In the data below, find the line containing "Kelston: 20 |", then set down that line and every later line up to and including the line containing "Ben (threshold 2)", exactly.

Saved entries

------------------------------------------------------------------------

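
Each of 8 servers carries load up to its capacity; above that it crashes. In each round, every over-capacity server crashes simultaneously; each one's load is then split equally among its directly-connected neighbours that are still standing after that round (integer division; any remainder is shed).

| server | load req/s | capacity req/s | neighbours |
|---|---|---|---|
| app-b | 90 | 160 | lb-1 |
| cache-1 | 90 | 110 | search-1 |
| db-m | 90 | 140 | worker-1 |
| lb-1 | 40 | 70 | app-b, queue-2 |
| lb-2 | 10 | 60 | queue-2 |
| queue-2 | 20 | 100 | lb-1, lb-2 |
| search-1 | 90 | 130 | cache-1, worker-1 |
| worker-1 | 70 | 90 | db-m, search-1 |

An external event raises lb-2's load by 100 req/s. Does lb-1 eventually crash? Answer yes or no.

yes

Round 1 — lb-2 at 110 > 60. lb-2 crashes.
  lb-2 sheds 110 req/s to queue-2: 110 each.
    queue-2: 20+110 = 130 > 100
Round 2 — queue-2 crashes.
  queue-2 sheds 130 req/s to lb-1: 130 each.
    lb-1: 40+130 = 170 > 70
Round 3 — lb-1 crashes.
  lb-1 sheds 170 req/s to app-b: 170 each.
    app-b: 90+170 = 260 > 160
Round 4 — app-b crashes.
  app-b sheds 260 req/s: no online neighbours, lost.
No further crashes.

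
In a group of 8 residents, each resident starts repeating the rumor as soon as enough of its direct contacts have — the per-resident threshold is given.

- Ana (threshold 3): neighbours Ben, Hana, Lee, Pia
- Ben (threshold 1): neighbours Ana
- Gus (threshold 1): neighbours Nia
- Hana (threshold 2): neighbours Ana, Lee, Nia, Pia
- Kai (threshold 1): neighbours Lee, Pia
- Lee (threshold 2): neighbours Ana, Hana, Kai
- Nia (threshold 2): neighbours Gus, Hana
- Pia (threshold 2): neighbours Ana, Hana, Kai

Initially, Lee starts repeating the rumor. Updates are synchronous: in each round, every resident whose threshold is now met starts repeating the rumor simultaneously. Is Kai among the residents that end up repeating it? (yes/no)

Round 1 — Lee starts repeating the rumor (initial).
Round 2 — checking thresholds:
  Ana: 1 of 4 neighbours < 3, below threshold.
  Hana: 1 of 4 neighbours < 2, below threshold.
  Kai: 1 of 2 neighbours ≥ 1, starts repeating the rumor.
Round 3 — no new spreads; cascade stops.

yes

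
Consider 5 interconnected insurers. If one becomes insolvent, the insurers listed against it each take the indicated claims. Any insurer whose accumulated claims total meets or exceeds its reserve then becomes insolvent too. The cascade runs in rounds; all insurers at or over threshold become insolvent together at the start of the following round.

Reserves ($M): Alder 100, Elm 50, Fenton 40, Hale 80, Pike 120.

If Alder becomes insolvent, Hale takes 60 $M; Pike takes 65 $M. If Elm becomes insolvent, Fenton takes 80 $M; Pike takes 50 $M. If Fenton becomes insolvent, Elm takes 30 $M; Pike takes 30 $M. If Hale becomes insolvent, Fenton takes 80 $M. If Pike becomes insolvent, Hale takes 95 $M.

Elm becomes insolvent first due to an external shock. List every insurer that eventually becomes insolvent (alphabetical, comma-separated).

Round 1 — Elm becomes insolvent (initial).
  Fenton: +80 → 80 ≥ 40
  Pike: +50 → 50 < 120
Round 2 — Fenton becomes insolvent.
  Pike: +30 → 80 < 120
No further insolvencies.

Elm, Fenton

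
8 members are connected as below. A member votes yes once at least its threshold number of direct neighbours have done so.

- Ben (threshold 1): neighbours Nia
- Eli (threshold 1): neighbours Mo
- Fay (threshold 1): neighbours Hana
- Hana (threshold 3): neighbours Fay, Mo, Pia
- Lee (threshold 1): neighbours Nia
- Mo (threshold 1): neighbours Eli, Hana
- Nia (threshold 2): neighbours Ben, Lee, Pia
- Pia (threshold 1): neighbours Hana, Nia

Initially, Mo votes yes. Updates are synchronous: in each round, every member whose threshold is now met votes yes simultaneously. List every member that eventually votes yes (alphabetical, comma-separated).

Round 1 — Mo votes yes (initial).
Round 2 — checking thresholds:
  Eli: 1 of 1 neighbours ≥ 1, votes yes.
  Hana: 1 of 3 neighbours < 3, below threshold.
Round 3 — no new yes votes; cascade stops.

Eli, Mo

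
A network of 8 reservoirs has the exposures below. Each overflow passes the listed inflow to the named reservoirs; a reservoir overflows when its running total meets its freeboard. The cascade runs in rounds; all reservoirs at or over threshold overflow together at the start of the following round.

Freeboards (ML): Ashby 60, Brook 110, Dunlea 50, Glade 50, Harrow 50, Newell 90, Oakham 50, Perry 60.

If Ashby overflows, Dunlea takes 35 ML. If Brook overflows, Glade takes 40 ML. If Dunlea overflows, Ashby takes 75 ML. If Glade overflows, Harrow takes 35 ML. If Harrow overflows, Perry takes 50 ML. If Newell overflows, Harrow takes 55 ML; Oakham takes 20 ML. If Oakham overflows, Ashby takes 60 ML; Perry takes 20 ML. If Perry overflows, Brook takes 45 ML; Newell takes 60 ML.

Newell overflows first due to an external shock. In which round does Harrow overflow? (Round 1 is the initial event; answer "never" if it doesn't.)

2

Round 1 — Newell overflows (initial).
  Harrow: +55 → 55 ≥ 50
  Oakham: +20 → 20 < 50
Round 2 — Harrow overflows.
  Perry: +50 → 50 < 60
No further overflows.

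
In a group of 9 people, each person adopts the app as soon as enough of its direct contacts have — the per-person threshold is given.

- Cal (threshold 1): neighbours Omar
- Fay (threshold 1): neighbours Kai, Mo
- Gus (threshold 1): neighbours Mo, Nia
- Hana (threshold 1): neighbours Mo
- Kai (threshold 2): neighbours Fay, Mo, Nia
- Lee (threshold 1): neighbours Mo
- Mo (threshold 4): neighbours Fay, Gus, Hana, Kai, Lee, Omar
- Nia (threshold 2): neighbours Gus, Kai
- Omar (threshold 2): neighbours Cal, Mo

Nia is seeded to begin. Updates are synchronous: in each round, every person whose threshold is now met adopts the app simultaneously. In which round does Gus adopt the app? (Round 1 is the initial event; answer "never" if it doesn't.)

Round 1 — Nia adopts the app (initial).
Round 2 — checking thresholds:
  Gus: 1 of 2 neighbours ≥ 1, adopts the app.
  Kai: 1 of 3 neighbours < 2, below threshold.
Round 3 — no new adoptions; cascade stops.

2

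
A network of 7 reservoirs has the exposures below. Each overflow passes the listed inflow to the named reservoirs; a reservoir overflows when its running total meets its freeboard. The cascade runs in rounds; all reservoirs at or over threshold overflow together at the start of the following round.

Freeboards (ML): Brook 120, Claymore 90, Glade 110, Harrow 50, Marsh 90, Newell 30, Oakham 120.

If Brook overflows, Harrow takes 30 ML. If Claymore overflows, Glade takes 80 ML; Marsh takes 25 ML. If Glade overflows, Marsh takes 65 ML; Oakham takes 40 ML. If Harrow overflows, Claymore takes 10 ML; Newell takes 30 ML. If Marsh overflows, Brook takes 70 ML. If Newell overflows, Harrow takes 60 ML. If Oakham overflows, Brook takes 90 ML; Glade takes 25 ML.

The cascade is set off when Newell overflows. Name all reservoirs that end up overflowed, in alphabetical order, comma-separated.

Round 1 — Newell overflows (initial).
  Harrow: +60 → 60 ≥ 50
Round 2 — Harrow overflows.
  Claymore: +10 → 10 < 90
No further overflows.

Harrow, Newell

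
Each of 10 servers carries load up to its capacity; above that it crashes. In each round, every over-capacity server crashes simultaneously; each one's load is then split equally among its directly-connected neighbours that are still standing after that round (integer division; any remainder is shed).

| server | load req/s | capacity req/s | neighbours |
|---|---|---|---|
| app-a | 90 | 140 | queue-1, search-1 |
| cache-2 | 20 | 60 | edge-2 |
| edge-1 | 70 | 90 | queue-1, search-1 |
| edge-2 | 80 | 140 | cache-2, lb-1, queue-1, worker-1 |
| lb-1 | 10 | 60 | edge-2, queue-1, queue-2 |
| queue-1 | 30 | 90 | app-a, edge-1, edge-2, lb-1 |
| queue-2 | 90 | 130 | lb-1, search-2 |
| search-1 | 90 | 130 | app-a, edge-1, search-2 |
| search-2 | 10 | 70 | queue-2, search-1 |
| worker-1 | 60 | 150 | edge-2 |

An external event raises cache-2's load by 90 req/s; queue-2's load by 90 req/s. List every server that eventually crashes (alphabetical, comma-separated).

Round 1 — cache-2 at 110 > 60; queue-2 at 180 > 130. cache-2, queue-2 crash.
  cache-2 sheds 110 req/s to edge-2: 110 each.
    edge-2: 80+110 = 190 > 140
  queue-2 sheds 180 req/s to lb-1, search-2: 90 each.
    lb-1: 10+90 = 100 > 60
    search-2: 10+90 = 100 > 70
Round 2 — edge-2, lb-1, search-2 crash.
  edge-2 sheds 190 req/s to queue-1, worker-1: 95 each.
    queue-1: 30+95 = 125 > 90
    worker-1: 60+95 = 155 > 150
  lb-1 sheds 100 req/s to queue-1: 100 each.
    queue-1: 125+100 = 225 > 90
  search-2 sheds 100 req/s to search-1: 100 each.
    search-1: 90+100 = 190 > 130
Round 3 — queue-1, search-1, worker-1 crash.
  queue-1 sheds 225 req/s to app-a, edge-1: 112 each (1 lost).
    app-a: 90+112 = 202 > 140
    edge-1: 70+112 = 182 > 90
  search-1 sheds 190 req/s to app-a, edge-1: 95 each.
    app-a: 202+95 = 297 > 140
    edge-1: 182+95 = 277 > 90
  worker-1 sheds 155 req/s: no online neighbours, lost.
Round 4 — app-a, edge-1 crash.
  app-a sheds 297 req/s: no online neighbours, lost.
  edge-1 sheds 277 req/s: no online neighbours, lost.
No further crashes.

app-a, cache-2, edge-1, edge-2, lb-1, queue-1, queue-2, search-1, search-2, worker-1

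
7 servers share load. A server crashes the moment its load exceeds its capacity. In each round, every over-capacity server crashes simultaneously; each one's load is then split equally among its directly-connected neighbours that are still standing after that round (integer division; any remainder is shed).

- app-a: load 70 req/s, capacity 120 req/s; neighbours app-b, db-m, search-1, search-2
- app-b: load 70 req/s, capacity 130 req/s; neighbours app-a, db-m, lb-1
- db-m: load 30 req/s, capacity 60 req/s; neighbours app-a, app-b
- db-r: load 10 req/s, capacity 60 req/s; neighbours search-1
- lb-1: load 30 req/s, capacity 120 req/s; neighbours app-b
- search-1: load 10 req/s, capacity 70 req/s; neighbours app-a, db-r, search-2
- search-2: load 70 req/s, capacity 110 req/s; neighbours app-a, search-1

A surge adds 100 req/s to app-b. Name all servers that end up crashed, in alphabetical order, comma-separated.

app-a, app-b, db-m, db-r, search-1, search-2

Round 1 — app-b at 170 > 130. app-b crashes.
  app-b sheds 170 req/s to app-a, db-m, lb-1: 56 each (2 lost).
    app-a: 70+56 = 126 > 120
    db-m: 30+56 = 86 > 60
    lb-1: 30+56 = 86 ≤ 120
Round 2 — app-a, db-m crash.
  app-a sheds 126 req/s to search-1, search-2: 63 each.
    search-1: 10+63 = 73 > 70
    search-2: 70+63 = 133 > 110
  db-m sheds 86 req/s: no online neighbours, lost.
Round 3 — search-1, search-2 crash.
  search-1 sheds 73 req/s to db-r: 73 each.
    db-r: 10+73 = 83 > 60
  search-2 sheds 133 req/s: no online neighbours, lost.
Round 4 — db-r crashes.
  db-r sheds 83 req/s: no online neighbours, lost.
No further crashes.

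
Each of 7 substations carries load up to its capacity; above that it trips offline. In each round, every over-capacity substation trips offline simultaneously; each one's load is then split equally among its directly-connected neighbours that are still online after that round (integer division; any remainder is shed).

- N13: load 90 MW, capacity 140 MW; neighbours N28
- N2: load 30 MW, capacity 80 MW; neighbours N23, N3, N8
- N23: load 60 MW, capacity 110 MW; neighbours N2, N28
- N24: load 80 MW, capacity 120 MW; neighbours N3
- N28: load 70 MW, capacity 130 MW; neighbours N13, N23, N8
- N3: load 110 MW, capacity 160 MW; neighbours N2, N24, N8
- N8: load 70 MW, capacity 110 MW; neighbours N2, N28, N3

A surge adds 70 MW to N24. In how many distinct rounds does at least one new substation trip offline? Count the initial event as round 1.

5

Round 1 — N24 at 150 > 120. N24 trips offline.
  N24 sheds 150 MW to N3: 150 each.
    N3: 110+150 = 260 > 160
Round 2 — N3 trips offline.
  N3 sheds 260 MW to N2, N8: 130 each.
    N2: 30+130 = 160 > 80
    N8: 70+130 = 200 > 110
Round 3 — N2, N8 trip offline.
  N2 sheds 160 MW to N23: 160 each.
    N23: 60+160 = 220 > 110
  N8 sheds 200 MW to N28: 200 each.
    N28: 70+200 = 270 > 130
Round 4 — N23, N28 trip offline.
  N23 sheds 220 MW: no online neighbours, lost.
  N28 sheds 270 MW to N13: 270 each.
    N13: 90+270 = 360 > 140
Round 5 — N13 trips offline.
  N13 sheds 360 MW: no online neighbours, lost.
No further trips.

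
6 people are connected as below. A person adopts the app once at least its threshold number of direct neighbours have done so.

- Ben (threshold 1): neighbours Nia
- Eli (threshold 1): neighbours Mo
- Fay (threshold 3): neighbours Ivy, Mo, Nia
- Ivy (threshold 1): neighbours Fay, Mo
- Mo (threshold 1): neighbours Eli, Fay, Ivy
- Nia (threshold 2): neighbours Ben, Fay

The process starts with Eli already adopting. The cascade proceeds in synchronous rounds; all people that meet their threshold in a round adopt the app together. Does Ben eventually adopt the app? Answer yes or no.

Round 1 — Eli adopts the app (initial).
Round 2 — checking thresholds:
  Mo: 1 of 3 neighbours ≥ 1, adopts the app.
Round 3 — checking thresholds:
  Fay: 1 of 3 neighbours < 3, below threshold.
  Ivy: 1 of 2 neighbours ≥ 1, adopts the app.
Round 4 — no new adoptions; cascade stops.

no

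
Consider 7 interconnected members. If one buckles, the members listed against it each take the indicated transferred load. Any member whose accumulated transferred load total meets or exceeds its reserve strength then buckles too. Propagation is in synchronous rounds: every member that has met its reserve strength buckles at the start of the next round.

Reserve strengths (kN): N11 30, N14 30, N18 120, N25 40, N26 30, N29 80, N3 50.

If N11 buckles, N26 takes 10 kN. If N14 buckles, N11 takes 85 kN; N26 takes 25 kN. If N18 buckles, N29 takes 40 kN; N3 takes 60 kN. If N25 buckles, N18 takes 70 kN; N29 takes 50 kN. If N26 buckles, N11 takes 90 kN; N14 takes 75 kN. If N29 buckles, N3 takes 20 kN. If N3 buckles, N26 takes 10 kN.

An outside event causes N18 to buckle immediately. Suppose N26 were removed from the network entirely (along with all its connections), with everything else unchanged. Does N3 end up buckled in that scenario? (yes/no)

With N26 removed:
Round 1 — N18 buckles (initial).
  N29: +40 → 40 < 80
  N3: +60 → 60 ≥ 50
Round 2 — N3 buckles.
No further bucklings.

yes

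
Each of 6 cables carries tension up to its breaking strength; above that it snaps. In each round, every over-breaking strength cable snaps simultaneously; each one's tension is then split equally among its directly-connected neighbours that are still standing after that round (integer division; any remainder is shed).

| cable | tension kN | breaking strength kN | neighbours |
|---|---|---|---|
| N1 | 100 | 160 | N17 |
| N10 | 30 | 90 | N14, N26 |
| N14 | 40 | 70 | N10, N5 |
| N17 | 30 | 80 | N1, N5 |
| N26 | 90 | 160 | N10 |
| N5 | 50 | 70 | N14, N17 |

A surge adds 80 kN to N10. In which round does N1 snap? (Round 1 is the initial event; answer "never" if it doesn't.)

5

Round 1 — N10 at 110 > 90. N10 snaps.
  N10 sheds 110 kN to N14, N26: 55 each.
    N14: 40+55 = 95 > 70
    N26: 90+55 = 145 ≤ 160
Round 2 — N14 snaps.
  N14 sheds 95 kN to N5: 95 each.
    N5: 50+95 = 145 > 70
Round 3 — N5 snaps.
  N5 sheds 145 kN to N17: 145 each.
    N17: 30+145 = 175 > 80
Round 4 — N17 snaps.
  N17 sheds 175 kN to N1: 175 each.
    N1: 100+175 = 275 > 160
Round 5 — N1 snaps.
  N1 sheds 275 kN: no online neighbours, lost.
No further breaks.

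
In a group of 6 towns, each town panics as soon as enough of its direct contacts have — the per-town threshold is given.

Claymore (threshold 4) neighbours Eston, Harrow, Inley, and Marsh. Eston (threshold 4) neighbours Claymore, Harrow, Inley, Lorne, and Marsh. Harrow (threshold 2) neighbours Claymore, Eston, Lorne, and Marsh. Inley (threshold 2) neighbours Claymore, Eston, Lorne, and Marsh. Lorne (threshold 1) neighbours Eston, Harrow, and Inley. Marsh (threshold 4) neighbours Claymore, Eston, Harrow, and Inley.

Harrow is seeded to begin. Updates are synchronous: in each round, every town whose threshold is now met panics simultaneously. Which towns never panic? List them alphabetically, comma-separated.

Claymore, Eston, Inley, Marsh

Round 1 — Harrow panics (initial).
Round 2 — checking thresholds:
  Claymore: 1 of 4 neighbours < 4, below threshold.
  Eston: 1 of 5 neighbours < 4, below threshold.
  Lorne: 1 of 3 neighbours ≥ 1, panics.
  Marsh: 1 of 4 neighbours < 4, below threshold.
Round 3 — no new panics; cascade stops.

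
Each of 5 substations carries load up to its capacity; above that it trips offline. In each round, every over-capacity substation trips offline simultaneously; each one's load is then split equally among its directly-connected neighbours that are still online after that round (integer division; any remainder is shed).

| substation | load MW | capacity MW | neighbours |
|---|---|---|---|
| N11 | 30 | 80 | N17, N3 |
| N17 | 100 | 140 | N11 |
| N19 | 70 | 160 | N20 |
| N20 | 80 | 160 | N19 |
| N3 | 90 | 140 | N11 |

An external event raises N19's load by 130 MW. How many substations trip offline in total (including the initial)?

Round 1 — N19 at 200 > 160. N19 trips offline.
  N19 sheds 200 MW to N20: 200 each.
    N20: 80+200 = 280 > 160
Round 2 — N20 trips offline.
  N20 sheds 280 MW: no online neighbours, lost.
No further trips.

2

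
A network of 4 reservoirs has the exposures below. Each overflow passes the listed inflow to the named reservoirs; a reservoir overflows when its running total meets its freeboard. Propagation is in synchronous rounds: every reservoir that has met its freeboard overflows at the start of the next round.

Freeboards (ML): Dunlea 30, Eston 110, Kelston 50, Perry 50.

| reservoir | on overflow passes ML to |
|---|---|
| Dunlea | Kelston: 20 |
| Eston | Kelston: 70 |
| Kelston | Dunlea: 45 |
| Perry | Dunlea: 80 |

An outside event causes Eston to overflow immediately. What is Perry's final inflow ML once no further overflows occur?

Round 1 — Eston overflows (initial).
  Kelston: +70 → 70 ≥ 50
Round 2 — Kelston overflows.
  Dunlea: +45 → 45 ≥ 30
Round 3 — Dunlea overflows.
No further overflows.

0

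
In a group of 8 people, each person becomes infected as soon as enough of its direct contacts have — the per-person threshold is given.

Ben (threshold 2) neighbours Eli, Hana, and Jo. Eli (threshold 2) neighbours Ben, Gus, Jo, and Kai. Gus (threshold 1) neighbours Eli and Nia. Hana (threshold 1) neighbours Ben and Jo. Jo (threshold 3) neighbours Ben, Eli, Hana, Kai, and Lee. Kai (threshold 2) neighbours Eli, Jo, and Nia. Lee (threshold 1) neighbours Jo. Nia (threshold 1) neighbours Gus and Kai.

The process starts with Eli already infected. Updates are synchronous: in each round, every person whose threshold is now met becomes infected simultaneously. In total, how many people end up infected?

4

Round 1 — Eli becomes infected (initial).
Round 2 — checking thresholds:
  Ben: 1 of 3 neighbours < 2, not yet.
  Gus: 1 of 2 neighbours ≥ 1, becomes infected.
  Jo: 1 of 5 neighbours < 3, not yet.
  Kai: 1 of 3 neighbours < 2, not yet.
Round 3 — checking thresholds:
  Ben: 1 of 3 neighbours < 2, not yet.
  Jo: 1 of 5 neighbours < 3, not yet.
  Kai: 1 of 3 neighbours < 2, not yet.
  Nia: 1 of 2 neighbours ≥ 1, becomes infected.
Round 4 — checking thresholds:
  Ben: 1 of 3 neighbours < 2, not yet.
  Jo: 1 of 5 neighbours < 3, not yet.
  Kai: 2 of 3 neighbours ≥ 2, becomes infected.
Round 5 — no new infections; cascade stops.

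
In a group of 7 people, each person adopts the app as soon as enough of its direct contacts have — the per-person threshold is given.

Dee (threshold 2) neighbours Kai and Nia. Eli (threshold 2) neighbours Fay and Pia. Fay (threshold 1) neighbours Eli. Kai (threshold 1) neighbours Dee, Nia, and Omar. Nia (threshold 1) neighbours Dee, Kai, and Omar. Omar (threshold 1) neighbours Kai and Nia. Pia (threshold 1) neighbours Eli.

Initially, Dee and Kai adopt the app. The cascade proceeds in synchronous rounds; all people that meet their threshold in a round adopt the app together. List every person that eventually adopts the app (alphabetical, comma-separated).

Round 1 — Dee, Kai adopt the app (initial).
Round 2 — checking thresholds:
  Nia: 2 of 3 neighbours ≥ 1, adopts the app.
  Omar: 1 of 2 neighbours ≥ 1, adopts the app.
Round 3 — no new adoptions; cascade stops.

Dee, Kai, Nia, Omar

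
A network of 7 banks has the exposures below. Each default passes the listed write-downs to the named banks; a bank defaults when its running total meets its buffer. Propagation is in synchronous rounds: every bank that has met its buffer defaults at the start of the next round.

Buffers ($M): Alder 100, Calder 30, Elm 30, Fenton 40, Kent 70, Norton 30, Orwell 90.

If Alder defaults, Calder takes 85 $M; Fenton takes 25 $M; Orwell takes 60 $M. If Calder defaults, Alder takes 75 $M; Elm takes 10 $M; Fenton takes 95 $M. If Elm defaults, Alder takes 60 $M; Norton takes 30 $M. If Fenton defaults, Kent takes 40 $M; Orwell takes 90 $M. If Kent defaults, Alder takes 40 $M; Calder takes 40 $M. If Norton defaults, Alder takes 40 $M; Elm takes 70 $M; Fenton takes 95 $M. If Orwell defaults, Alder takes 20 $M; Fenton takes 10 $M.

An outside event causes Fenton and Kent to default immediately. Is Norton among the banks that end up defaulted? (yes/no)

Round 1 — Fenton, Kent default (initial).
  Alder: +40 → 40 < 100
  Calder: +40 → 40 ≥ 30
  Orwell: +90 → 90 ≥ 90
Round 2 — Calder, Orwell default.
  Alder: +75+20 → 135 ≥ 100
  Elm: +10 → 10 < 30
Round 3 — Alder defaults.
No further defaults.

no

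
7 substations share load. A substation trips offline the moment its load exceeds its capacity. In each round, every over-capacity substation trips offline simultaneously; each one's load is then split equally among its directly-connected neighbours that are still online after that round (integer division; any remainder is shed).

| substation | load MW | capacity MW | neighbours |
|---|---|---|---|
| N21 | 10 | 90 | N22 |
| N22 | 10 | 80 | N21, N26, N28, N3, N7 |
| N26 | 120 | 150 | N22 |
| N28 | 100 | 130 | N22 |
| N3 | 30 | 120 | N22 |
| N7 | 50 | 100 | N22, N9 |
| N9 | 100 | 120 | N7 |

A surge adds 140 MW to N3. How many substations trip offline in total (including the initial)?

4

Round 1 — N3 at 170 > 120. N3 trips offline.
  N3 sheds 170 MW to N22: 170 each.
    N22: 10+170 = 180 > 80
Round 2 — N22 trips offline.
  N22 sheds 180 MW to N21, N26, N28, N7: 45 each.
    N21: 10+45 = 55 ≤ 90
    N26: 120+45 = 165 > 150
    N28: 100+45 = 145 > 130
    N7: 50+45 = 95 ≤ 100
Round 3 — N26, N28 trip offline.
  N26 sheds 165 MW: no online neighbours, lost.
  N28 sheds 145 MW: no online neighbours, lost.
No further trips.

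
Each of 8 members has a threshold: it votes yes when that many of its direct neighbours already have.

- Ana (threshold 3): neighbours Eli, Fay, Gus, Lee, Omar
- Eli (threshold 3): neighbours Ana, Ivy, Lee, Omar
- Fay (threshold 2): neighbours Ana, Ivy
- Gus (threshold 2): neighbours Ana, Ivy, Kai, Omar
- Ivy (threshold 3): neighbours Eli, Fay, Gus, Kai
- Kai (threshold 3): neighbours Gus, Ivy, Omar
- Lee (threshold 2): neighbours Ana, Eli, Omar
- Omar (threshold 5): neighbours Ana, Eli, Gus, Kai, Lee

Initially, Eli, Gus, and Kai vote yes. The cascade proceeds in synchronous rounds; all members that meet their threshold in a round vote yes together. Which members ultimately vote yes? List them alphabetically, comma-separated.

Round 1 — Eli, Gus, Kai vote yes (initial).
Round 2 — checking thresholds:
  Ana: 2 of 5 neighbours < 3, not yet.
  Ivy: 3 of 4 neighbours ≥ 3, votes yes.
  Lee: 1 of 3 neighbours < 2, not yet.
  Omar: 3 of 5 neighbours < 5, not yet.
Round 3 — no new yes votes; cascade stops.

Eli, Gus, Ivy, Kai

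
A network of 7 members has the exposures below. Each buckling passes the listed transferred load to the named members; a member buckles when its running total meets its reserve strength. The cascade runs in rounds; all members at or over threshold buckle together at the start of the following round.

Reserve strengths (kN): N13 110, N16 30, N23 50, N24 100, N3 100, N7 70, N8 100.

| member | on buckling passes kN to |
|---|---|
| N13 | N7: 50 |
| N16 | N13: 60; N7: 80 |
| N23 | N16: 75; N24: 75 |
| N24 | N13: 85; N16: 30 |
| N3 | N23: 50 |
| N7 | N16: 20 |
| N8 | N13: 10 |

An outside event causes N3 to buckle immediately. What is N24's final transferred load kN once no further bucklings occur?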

------------------------------------------------------------------------

• [Solution for this task]:
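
| Dunlea | Kelston: 20 |
| Eston | Kelston: 70 |
| Kelston | Dunlea: 45 |
| Perry | Dunlea: 80 |

An outside event causes Eston to overflow immediately. What is Perry's final inflow ML once no further overflows occur?

Round 1 — Eston overflows (initial).
  Kelston: +70 → 70 ≥ 50
Round 2 — Kelston overflows.
  Dunlea: +45 → 45 ≥ 30
Round 3 — Dunlea overflows.
No further overflows.

0

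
In a group of 8 people, each person becomes infected as soon as enough of its direct contacts have — the per-person threshold is given.

Ben (threshold 2) neighbours Eli, Hana, and Jo. Eli (threshold 2) neighbours Ben, Gus, Jo, and Kai. Gus (threshold 1) neighbours Eli and Nia. Hana (threshold 1) neighbours Ben and Jo. Jo (threshold 3) neighbours Ben, Eli, Hana, Kai, and Lee. Kai (threshold 2) neighbours Eli, Jo, and Nia. Lee (threshold 1) neighbours Jo. Nia (threshold 1) neighbours Gus and Kai.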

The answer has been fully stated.